• [WHAT THE EXERCISE ASKS]:
Could each entry below be printed again exactly as given?

Dataset items:
▽

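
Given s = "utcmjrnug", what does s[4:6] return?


Input string: 'utcmjrnug'
Operation: slice [4:6]
Extract characters: s[4]='j', s[5]='r'
Result: jr


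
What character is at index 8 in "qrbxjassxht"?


Input string: 'qrbxjassxht'
Operation: get character at index 8
Index mapping: s[0]='q', s[1]='r', s[2]='b', s[3]='x', s[4]='j', s[5]='a', s[6]='s', s[7]='s', s[8]='x'
Result: 'x'


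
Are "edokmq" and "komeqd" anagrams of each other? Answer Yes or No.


String 1: 'edokmq' -> sorted: 'dekmoq'
String 2: 'komeqd' -> sorted: 'dekmoq'
Compare sorted forms: 'dekmoq' == 'dekmoq'
Anagram: Yes


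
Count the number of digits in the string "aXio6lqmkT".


Input string: 'aXio6lqmkT'
Operation: count digit characters (0-9)
Scan: 'a', 'X', 'i', 'o', '6'(digit), 'l', 'q', 'm', 'k', 'T'
Digits found: 1
Result: 1


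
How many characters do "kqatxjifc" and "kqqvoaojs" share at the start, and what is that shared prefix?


String 1: 'kqatxjifc'
String 2: 'kqqvoaojs'
Compare position by position:
pos 0: 'k' vs 'k' match
pos 1: 'q' vs 'q' match
pos 2: 'a' vs 'q' differ -> stop
Longest common prefix: "kq" (length 2)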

△

• [FINISHED TASK]:
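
Given s = "utcmjrnug", what does s[4:6] return?


Input string: 'utcmjrnug'
Operation: slice [4:6]
Extract characters: s[4]='j', s[5]='r'
Result: jr


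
What character is at index 8 in "qrbxjassxht"?


Input string: 'qrbxjassxht'
Operation: get character at index 8
Index mapping: s[0]='q', s[1]='r', s[2]='b', s[3]='x', s[4]='j', s[5]='a', s[6]='s', s[7]='s', s[8]='x'
Result: 'x'


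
Are "edokmq" and "komeqd" anagrams of each other? Answer Yes or No.


String 1: 'edokmq' -> sorted: 'dekmoq'
String 2: 'komeqd' -> sorted: 'dekmoq'
Compare sorted forms: 'dekmoq' == 'dekmoq'
Anagram: Yes


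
Count the number of digits in the string "aXio6lqmkT".


Input string: 'aXio6lqmkT'
Operation: count digit characters (0-9)
Scan: 'a', 'X', 'i', 'o', '6'(digit), 'l', 'q', 'm', 'k', 'T'
Digits found: 1
Result: 1


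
How many characters do "kqatxjifc" and "kqqvoaojs" share at the start, and what is that shared prefix?


String 1: 'kqatxjifc'
String 2: 'kqqvoaojs'
Compare position by position:
pos 0: 'k' vs 'k' match
pos 1: 'q' vs 'q' match
pos 2: 'a' vs 'q' differ -> stop
Longest common prefix: "kq" (length 2)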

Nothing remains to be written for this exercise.